• _EXERCISE INSTRUCTIONS_: Copy the listing out exactly as shown.

• _INPUT FOR THIS TASK_:

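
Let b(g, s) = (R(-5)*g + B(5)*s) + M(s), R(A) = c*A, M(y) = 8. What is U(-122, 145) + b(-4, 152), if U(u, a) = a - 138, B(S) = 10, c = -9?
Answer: 1355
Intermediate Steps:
R(A) = -9*A
b(g, s) = 8 + 10*s + 45*g (b(g, s) = ((-9*(-5))*g + 10*s) + 8 = (45*g + 10*s) + 8 = (10*s + 45*g) + 8 = 8 + 10*s + 45*g)
U(u, a) = -138 + a
U(-122, 145) + b(-4, 152) = (-138 + 145) + (8 + 10*152 + 45*(-4)) = 7 + (8 + 1520 - 180) = 7 + 1348 = 1355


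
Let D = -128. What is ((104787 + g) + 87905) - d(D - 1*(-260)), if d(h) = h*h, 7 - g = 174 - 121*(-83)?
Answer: 165058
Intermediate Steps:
g = -10210 (g = 7 - (174 - 121*(-83)) = 7 - (174 + 10043) = 7 - 1*10217 = 7 - 10217 = -10210)
d(h) = h²
((104787 + g) + 87905) - d(D - 1*(-260)) = ((104787 - 10210) + 87905) - (-128 - 1*(-260))² = (94577 + 87905) - (-128 + 260)² = 182482 - 1*132² = 182482 - 1*17424 = 182482 - 17424 = 165058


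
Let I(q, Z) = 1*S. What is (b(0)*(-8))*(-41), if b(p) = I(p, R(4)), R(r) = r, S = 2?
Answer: 656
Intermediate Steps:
I(q, Z) = 2 (I(q, Z) = 1*2 = 2)
b(p) = 2
(b(0)*(-8))*(-41) = (2*(-8))*(-41) = -16*(-41) = 656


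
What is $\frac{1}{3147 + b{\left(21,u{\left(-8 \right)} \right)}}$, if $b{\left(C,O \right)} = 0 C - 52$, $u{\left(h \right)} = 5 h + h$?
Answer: $\frac{1}{3095} \approx 0.0003231$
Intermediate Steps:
$u{\left(h \right)} = 6 h$
$b{\left(C,O \right)} = -52$ ($b{\left(C,O \right)} = 0 - 52 = -52$)
$\frac{1}{3147 + b{\left(21,u{\left(-8 \right)} \right)}} = \frac{1}{3147 - 52} = \frac{1}{3095}$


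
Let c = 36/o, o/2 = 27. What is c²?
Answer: 4/9 ≈ 0.44444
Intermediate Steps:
o = 54 (o = 2*27 = 54)
c = ⅔ (c = 36/54 = 36*(1/54) = ⅔ ≈ 0.66667)
c² = (⅔)² = 4/9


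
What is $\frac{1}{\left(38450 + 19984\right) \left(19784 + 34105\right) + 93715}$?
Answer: $\frac{1}{3149043541} \approx 3.1756 \cdot 10^{-10}$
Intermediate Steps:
$\frac{1}{\left(38450 + 19984\right) \left(19784 + 34105\right) + 93715} = \frac{1}{58434 \cdot 53889 + 93715} = \frac{1}{3148949826 + 93715} = \frac{1}{3149043541}$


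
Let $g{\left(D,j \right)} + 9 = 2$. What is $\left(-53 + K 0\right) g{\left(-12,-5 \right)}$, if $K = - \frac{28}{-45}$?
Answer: $371$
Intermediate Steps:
$K = \frac{28}{45}$ ($K = \left(-28\right) \left(- \frac{1}{45}\right) = \frac{28}{45} \approx 0.62222$)
$g{\left(D,j \right)} = -7$ ($g{\left(D,j \right)} = -9 + 2 = -7$)
$\left(-53 + K 0\right) g{\left(-12,-5 \right)} = \left(-53 + \frac{28}{45} \cdot 0\right) \left(-7\right) = \left(-53 + 0\right) \left(-7\right) = \left(-53\right) \left(-7\right) = 371$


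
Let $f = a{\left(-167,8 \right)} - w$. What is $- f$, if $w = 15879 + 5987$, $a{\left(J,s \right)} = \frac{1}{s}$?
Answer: $\frac{174927}{8} \approx 21866.0$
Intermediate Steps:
$w = 21866$
$f = - \frac{174927}{8}$ ($f = \frac{1}{8} - 21866 = - \frac{174927}{8} \approx -21866.0$)
$- f = \left(-1\right) \left(- \frac{174927}{8}\right) = \frac{174927}{8}$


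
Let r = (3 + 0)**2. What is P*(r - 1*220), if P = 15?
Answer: -3165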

• _YOUR SOLUTION_:
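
Let b(g, s) = (R(-5)*g + B(5)*s) + M(s), R(A) = c*A, M(y) = 8. What is U(-122, 145) + b(-4, 152), if U(u, a) = a - 138, B(S) = 10, c = -9?
Answer: 1355
Intermediate Steps:
R(A) = -9*A
b(g, s) = 8 + 10*s + 45*g (b(g, s) = ((-9*(-5))*g + 10*s) + 8 = (45*g + 10*s) + 8 = (10*s + 45*g) + 8 = 8 + 10*s + 45*g)
U(u, a) = -138 + a
U(-122, 145) + b(-4, 152) = (-138 + 145) + (8 + 10*152 + 45*(-4)) = 7 + (8 + 1520 - 180) = 7 + 1348 = 1355


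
Let D = -128. What is ((104787 + g) + 87905) - d(D - 1*(-260)), if d(h) = h*h, 7 - g = 174 - 121*(-83)?
Answer: 165058
Intermediate Steps:
g = -10210 (g = 7 - (174 - 121*(-83)) = 7 - (174 + 10043) = 7 - 1*10217 = 7 - 10217 = -10210)
d(h) = h²
((104787 + g) + 87905) - d(D - 1*(-260)) = ((104787 - 10210) + 87905) - (-128 - 1*(-260))² = (94577 + 87905) - (-128 + 260)² = 182482 - 1*132² = 182482 - 1*17424 = 182482 - 17424 = 165058


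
Let I(q, Z) = 1*S. What is (b(0)*(-8))*(-41), if b(p) = I(p, R(4)), R(r) = r, S = 2?
Answer: 656
Intermediate Steps:
I(q, Z) = 2 (I(q, Z) = 1*2 = 2)
b(p) = 2
(b(0)*(-8))*(-41) = (2*(-8))*(-41) = -16*(-41) = 656


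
What is $\frac{1}{3147 + b{\left(21,u{\left(-8 \right)} \right)}}$, if $b{\left(C,O \right)} = 0 C - 52$, $u{\left(h \right)} = 5 h + h$?
Answer: $\frac{1}{3095} \approx 0.0003231$
Intermediate Steps:
$u{\left(h \right)} = 6 h$
$b{\left(C,O \right)} = -52$ ($b{\left(C,O \right)} = 0 - 52 = -52$)
$\frac{1}{3147 + b{\left(21,u{\left(-8 \right)} \right)}} = \frac{1}{3147 - 52} = \frac{1}{3095}$


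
Let c = 36/o, o/2 = 27. What is c²?
Answer: 4/9 ≈ 0.44444
Intermediate Steps:
o = 54 (o = 2*27 = 54)
c = ⅔ (c = 36/54 = 36*(1/54) = ⅔ ≈ 0.66667)
c² = (⅔)² = 4/9


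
What is $\frac{1}{\left(38450 + 19984\right) \left(19784 + 34105\right) + 93715}$?
Answer: $\frac{1}{3149043541} \approx 3.1756 \cdot 10^{-10}$
Intermediate Steps:
$\frac{1}{\left(38450 + 19984\right) \left(19784 + 34105\right) + 93715} = \frac{1}{58434 \cdot 53889 + 93715} = \frac{1}{3148949826 + 93715} = \frac{1}{3149043541}$


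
Let $g{\left(D,j \right)} + 9 = 2$. What is $\left(-53 + K 0\right) g{\left(-12,-5 \right)}$, if $K = - \frac{28}{-45}$?
Answer: $371$
Intermediate Steps:
$K = \frac{28}{45}$ ($K = \left(-28\right) \left(- \frac{1}{45}\right) = \frac{28}{45} \approx 0.62222$)
$g{\left(D,j \right)} = -7$ ($g{\left(D,j \right)} = -9 + 2 = -7$)
$\left(-53 + K 0\right) g{\left(-12,-5 \right)} = \left(-53 + \frac{28}{45} \cdot 0\right) \left(-7\right) = \left(-53 + 0\right) \left(-7\right) = \left(-53\right) \left(-7\right) = 371$


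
Let $f = a{\left(-167,8 \right)} - w$. What is $- f$, if $w = 15879 + 5987$, $a{\left(J,s \right)} = \frac{1}{s}$?
Answer: $\frac{174927}{8} \approx 21866.0$
Intermediate Steps:
$w = 21866$
$f = - \frac{174927}{8}$ ($f = \frac{1}{8} - 21866 = - \frac{174927}{8} \approx -21866.0$)
$- f = \left(-1\right) \left(- \frac{174927}{8}\right) = \frac{174927}{8}$


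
Let r = (3 + 0)**2. What is P*(r - 1*220), if P = 15?
Answer: -3165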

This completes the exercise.